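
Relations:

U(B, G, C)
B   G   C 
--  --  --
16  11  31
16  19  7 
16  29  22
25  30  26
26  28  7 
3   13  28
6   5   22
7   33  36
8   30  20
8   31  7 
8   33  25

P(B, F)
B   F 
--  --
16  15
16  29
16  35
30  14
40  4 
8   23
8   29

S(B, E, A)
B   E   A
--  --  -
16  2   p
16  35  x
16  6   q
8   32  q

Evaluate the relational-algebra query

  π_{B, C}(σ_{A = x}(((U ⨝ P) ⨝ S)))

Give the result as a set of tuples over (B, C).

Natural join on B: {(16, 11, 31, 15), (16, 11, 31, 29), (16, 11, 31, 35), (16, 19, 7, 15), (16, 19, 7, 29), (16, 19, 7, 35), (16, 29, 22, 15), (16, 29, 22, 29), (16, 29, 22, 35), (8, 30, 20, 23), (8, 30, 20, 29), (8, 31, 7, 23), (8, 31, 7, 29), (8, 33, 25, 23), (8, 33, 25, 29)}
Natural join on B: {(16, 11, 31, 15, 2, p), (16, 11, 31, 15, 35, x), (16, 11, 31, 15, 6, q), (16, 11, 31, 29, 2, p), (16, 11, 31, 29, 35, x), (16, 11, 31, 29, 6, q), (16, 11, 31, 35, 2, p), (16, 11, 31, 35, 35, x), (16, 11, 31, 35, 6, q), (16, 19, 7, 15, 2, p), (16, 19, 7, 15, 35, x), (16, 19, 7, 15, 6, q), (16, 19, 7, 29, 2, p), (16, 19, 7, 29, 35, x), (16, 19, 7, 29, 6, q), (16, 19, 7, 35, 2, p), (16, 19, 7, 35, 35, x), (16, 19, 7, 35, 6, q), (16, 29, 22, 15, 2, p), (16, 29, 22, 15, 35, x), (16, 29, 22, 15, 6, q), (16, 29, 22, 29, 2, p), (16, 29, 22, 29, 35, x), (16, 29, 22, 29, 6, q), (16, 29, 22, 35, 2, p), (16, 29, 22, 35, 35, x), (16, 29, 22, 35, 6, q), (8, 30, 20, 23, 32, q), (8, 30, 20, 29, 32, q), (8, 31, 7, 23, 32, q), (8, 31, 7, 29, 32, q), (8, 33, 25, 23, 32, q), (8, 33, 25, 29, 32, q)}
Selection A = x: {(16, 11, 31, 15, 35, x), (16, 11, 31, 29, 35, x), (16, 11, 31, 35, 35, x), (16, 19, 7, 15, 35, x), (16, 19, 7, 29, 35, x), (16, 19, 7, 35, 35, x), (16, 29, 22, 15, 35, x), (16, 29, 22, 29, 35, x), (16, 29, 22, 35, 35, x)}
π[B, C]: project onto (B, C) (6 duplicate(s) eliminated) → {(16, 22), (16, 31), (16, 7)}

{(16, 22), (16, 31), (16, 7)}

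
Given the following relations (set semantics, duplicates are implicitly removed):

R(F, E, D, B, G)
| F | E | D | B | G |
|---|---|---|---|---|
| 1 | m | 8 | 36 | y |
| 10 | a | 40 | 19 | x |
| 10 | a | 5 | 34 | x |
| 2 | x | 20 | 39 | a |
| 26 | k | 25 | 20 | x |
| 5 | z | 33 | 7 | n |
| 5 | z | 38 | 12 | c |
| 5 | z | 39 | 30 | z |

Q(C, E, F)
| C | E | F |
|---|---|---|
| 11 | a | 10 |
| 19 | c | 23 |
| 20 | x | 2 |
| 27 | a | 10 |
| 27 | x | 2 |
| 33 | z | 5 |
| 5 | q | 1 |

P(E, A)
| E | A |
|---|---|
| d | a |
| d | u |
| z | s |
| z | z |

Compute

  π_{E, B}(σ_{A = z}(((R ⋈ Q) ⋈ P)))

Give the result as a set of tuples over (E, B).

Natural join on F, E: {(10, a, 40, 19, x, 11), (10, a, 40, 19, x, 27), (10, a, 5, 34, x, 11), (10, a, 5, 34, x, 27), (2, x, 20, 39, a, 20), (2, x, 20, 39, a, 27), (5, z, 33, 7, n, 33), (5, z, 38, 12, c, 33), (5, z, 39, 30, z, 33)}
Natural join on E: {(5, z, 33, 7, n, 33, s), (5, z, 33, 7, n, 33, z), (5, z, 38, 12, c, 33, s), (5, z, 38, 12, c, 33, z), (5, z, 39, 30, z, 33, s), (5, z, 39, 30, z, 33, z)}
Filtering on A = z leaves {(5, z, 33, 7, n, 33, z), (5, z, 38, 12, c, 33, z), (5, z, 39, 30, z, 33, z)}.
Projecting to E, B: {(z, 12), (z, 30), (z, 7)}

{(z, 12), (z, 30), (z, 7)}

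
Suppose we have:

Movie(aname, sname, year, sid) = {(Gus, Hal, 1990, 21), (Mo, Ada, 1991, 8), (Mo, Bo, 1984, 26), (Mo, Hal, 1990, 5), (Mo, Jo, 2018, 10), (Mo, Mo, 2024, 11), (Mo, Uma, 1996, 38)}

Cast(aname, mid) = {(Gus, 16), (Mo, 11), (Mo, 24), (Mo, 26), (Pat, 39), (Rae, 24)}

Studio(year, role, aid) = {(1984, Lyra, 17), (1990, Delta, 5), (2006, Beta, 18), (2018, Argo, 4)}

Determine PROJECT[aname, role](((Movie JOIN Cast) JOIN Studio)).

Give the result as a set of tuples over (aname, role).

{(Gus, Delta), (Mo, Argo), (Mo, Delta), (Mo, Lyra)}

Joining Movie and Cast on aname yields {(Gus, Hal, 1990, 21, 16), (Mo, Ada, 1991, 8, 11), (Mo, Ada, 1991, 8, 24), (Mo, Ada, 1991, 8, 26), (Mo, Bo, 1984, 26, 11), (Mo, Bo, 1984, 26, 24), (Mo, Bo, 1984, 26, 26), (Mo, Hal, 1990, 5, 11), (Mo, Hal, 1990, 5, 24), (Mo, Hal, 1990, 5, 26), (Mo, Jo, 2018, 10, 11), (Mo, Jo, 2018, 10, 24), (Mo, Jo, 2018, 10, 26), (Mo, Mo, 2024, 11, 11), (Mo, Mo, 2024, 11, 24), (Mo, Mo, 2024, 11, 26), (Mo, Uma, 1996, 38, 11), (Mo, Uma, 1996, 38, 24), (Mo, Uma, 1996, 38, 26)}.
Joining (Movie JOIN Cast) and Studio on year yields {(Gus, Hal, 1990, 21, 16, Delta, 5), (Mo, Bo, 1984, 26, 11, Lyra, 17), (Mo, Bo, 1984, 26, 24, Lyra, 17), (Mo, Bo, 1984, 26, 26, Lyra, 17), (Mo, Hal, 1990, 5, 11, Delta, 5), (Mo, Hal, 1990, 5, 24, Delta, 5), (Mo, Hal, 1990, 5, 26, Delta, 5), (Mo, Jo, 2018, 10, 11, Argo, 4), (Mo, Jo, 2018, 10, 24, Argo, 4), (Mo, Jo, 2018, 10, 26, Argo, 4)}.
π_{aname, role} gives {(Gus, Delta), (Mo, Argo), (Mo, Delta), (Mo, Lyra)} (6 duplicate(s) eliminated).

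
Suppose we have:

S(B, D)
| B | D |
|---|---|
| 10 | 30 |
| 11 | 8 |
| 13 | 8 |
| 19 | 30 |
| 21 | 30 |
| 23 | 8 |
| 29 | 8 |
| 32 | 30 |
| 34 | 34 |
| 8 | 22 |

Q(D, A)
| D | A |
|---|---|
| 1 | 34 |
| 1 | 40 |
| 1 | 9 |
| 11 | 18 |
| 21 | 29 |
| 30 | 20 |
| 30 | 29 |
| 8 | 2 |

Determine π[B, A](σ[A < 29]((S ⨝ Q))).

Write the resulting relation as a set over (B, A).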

==

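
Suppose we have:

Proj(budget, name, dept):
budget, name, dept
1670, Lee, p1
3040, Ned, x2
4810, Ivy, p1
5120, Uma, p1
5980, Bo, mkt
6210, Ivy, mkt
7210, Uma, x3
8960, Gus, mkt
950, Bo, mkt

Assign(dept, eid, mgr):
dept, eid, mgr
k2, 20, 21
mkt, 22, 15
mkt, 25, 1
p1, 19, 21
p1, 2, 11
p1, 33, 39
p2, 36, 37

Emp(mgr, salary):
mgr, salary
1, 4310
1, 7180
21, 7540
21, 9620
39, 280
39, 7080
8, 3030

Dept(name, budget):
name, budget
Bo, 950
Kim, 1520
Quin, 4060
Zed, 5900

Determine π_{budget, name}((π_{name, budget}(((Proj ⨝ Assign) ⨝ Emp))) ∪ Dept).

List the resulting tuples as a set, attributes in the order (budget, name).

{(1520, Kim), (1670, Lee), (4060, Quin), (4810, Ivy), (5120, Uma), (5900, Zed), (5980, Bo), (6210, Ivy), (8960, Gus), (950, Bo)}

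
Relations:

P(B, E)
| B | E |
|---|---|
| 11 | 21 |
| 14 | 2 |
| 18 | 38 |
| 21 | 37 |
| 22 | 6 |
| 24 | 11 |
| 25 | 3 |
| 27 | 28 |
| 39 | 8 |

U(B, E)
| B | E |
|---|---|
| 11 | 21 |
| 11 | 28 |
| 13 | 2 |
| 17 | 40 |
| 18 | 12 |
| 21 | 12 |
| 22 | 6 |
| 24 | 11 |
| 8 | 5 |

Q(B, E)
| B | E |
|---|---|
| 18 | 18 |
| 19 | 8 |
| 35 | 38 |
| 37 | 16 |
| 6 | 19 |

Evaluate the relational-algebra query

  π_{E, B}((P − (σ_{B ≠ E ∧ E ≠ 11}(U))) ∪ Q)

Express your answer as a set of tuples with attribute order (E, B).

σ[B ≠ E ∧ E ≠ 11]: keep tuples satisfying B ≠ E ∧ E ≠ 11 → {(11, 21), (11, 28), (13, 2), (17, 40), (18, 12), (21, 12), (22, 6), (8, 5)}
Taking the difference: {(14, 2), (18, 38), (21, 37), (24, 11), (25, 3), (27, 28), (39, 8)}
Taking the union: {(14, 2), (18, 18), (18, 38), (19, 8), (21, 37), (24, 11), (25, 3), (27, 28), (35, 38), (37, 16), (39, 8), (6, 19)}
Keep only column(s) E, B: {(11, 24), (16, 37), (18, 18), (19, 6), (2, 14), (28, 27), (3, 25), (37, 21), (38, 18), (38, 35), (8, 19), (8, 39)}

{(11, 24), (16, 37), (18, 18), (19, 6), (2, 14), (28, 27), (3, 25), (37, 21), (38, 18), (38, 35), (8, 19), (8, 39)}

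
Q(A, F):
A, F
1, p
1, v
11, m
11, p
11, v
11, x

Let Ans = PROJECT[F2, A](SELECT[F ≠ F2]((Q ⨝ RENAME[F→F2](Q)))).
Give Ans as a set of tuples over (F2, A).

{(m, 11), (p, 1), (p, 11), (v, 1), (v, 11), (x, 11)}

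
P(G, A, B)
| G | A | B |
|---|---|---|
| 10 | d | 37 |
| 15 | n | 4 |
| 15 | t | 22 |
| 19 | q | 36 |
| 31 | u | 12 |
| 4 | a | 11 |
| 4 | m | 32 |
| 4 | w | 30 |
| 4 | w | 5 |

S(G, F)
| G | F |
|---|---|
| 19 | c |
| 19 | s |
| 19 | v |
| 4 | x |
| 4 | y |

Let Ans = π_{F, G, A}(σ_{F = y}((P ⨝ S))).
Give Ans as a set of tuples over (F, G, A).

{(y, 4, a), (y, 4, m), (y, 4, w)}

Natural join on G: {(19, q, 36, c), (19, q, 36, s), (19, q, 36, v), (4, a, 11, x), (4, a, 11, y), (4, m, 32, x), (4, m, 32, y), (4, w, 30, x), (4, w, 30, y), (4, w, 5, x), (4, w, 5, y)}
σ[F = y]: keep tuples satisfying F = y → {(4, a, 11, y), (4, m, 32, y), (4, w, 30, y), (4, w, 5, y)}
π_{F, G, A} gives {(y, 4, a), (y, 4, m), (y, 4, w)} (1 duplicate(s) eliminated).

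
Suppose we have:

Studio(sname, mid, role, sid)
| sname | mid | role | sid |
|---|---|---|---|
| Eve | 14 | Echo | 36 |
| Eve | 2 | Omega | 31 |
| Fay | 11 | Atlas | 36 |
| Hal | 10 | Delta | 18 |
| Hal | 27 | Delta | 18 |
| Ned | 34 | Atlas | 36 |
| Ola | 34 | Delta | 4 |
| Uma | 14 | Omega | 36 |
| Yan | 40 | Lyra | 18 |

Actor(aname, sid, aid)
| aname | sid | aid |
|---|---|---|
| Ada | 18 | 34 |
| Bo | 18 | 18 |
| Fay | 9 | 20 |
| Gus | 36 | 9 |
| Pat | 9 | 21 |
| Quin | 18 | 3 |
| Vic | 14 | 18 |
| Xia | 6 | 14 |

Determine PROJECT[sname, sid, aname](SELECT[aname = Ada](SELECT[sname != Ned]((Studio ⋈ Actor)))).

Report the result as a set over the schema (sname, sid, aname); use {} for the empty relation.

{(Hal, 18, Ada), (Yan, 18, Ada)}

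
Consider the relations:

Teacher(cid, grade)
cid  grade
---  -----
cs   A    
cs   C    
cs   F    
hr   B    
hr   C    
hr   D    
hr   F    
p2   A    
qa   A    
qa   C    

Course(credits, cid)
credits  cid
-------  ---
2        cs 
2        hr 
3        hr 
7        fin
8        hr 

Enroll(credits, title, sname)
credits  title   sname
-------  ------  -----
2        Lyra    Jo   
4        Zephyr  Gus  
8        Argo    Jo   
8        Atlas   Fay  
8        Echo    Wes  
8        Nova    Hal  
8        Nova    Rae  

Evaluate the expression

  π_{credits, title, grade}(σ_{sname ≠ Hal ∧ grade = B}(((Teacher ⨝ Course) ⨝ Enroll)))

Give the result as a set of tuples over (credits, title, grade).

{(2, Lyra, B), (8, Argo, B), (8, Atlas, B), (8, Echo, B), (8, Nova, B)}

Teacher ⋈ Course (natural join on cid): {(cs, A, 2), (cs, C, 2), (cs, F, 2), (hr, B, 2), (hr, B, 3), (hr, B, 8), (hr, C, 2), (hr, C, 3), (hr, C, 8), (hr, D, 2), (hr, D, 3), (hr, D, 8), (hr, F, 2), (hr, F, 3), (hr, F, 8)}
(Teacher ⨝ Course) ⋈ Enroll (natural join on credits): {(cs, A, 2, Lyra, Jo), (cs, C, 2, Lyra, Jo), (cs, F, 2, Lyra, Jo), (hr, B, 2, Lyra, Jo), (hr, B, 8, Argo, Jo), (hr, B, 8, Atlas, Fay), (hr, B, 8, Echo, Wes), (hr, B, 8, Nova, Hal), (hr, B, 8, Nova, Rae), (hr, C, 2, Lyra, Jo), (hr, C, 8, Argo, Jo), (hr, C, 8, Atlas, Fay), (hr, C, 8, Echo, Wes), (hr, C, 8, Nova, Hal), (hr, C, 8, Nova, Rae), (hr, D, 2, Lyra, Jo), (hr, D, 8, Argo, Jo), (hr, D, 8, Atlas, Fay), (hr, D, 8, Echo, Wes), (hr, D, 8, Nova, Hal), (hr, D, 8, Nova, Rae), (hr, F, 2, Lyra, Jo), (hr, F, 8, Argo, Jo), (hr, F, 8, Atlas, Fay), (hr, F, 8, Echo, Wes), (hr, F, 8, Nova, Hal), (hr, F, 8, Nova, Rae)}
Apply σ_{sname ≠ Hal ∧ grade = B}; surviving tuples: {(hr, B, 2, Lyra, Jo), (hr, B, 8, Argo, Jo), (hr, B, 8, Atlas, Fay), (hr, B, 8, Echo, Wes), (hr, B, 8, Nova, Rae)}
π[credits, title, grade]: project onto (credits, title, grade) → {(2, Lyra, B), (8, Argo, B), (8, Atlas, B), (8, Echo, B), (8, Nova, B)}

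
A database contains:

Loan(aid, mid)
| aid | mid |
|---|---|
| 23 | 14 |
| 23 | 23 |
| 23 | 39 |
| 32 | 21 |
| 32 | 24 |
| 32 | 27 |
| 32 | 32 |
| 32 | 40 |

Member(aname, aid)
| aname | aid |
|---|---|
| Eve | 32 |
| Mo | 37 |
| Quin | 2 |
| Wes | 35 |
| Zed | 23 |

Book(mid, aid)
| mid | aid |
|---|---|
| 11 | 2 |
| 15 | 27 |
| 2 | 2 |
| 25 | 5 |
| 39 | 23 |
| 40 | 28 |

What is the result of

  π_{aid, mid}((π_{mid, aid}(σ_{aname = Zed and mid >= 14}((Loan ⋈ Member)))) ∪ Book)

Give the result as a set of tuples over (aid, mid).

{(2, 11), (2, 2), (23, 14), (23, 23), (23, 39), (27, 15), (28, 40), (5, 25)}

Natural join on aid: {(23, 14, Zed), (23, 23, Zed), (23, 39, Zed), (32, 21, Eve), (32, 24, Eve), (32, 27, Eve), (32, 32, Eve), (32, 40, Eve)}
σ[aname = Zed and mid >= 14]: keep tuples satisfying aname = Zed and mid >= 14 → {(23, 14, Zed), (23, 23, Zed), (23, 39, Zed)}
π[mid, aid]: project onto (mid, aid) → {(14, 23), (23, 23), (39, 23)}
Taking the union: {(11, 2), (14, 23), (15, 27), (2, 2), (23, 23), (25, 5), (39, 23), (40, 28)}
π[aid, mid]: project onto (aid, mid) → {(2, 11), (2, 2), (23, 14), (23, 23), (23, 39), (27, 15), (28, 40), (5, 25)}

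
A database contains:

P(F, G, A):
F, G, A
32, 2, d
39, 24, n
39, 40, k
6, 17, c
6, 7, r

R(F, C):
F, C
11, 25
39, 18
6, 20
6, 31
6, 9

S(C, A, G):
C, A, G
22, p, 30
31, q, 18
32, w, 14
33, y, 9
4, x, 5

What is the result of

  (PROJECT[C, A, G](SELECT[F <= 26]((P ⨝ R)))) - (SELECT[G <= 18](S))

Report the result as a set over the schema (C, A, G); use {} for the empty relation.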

TASK: Taking the entries above, print exactly the lines starting at the line with "Enroll(credits, title, sname)" and ending at the line with "Evaluate the expression", both included.

PROBLEM SOLUTION:
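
Enroll(credits, title, sname)
credits  title   sname
-------  ------  -----
2        Lyra    Jo   
4        Zephyr  Gus  
8        Argo    Jo   
8        Atlas   Fay  
8        Echo    Wes  
8        Nova    Hal  
8        Nova    Rae  

Evaluate the expression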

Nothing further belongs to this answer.